> **Directions for this task**
Search the records for the word "further" and copy every line in which it occurs.

(Listed records)

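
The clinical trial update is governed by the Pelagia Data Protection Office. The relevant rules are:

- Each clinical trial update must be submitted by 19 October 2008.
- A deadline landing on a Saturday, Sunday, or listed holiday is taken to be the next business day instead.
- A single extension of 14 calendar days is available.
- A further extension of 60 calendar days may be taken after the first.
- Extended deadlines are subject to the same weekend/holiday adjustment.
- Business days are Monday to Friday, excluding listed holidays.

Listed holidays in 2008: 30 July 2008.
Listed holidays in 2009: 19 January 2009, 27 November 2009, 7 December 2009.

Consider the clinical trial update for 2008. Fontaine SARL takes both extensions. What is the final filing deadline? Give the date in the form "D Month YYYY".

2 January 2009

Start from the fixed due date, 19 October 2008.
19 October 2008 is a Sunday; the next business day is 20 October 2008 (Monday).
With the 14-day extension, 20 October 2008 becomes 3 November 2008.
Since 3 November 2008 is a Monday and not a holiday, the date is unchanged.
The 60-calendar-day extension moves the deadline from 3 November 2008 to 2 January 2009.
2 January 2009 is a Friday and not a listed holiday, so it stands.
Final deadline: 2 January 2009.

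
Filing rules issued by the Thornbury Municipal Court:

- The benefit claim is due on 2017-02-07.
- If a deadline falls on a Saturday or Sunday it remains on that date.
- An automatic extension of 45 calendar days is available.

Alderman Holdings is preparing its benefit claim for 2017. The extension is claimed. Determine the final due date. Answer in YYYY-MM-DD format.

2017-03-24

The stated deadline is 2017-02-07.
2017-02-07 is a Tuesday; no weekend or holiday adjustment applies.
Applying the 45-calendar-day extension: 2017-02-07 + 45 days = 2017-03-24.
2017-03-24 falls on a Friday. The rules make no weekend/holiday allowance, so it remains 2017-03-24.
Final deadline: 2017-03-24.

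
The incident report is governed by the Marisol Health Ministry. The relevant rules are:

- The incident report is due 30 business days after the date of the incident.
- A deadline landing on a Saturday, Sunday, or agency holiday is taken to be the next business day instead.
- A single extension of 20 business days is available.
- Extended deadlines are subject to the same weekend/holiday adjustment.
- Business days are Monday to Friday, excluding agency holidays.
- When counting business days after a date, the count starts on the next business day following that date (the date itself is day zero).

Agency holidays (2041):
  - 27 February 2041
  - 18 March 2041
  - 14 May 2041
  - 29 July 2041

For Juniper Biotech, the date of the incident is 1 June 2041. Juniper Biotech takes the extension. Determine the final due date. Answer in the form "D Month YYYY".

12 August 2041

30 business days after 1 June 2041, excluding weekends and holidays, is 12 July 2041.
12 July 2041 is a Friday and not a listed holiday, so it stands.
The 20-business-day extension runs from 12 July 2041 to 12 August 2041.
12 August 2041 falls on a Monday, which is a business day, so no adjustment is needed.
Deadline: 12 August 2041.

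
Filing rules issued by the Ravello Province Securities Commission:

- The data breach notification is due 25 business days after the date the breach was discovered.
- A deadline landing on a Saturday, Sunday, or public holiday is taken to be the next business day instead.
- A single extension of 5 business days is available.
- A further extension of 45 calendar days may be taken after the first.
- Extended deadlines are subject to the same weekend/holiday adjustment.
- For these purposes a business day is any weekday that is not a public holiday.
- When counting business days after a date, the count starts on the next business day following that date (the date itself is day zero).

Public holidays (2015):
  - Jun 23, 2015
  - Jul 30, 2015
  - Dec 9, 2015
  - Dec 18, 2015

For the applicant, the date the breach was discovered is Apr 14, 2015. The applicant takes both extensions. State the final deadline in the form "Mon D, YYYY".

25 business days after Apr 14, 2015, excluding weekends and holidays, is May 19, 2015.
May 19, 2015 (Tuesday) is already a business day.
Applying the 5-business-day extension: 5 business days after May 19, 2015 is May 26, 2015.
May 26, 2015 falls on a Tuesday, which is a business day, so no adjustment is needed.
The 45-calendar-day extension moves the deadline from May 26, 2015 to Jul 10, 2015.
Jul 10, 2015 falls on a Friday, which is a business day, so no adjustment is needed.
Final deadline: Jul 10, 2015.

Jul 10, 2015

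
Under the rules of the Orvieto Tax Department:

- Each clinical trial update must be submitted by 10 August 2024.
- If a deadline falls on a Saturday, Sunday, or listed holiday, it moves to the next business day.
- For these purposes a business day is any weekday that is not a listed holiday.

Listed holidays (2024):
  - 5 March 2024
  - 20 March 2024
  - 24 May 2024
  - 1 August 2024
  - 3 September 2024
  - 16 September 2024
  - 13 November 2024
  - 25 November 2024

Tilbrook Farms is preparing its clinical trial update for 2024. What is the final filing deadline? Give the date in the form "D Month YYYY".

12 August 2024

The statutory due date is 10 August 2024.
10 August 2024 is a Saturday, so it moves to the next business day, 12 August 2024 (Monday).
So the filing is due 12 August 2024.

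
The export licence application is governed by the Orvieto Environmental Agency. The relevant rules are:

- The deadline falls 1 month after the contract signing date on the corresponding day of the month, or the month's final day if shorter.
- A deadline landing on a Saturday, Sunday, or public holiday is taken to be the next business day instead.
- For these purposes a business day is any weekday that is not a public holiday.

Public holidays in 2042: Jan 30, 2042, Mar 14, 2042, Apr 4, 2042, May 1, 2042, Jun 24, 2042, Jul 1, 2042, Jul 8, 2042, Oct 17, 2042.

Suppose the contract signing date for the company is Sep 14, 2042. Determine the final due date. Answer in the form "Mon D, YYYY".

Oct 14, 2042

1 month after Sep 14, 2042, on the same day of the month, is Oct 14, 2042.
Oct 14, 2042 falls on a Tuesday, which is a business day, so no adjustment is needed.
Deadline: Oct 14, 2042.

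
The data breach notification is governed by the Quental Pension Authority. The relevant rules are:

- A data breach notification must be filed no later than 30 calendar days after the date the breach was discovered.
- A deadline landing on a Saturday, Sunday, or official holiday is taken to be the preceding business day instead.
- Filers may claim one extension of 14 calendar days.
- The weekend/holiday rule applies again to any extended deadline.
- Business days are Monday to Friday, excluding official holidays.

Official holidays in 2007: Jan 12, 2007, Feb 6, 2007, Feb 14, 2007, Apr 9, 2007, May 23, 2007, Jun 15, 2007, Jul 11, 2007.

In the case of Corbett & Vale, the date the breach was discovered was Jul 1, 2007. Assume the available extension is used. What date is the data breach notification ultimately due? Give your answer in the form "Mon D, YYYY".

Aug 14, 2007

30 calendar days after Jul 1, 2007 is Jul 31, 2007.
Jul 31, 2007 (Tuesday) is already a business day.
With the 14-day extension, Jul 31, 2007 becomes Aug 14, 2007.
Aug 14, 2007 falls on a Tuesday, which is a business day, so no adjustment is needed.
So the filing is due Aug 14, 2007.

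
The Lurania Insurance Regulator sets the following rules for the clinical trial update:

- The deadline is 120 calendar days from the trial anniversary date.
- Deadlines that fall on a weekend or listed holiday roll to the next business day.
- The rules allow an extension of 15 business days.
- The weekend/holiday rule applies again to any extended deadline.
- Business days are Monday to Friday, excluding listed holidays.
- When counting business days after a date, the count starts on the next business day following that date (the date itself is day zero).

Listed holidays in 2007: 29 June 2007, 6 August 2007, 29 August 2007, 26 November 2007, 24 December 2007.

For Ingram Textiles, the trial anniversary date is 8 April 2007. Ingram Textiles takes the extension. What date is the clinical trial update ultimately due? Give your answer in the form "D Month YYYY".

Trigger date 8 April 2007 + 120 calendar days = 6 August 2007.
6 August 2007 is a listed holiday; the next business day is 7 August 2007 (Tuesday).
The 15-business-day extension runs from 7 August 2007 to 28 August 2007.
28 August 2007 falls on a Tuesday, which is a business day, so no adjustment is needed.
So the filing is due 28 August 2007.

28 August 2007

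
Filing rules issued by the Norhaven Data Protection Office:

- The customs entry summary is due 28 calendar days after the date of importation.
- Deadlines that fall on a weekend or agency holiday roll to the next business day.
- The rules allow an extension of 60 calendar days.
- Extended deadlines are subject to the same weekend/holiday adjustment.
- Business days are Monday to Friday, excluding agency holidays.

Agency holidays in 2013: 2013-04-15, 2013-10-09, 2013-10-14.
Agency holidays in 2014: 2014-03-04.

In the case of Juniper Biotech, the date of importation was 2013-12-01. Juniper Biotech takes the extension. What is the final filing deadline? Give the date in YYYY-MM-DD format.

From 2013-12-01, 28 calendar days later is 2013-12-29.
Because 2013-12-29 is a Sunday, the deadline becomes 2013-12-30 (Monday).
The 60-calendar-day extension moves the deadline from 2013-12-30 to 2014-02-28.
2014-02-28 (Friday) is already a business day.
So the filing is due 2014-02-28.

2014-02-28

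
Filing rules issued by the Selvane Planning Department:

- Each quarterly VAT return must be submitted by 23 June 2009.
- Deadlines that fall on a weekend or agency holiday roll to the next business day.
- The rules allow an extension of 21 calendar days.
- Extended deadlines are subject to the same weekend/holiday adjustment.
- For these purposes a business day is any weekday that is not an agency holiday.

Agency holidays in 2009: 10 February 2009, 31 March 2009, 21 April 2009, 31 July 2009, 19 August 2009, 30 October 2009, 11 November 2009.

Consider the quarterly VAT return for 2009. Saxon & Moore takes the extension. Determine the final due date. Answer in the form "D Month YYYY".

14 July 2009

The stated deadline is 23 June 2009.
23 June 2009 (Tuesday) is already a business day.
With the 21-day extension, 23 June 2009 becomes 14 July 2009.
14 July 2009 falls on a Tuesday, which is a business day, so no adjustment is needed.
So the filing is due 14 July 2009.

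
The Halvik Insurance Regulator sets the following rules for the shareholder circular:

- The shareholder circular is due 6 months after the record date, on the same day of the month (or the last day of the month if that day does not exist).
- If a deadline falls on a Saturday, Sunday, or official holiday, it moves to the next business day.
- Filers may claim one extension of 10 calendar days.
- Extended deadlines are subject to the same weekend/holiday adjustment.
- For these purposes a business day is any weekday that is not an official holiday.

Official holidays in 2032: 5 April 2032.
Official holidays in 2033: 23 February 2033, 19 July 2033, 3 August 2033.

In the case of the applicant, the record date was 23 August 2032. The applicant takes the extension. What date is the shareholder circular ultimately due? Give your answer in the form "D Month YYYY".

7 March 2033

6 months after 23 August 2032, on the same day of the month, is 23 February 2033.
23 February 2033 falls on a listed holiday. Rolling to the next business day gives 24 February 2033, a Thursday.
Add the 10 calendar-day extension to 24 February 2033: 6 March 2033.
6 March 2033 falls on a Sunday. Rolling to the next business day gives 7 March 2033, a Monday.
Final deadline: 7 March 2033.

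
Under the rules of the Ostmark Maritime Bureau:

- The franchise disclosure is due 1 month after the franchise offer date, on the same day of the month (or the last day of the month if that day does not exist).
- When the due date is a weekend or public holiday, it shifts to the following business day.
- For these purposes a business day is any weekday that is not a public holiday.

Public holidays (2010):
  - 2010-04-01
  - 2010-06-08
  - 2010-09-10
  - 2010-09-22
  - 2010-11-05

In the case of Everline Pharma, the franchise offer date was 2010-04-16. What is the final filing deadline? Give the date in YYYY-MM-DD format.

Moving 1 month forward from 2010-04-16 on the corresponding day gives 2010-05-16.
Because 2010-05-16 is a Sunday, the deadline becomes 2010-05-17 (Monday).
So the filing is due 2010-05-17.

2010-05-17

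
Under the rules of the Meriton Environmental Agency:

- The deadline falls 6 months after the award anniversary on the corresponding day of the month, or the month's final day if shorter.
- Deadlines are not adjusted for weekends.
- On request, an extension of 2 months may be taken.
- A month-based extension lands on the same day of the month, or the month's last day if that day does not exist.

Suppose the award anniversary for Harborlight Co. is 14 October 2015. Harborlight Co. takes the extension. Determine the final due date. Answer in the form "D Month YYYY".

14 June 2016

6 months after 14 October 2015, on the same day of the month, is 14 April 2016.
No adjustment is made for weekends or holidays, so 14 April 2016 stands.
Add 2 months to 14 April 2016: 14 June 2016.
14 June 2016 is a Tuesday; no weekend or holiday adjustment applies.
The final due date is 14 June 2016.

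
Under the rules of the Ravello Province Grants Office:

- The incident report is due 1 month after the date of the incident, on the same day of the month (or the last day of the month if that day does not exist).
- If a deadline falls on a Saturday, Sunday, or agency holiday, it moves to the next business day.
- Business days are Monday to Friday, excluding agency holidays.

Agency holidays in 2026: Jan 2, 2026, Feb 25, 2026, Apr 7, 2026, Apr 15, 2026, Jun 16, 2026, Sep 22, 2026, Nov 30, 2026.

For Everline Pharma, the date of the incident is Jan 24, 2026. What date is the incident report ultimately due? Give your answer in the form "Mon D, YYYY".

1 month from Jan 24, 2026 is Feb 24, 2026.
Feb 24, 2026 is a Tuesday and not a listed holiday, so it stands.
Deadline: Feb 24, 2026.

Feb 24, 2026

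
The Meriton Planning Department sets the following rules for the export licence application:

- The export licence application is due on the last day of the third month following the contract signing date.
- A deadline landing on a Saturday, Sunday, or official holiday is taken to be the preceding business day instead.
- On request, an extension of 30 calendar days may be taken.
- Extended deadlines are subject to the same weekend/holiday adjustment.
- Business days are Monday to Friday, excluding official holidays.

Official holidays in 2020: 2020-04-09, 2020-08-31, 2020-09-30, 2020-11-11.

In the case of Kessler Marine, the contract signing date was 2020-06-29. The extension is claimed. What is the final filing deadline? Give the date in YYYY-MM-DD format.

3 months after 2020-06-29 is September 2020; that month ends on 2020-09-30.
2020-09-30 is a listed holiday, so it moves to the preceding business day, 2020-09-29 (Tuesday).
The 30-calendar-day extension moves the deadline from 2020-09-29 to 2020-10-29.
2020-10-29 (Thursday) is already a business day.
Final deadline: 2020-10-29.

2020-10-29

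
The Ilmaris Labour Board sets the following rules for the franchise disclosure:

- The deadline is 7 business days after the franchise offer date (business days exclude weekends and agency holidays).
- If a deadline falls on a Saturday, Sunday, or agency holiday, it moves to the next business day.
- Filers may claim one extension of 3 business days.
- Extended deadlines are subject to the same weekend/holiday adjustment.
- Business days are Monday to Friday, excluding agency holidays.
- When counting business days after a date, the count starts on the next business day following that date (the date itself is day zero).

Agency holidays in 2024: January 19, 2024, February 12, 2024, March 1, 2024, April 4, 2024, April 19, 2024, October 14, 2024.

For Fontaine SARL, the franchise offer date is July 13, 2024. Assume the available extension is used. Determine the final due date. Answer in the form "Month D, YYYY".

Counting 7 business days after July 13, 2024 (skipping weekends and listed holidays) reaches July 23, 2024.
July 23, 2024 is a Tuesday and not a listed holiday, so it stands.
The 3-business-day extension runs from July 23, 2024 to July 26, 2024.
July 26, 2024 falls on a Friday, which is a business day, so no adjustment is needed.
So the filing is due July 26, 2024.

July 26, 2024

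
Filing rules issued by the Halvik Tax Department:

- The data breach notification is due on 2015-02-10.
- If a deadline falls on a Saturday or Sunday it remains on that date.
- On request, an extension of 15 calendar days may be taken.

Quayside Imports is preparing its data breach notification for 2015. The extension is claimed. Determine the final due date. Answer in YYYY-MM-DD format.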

(End Listed records)

> **Final answer**
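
- A further extension of 60 calendar days may be taken after the first.
- A further extension of 45 calendar days may be taken after the first.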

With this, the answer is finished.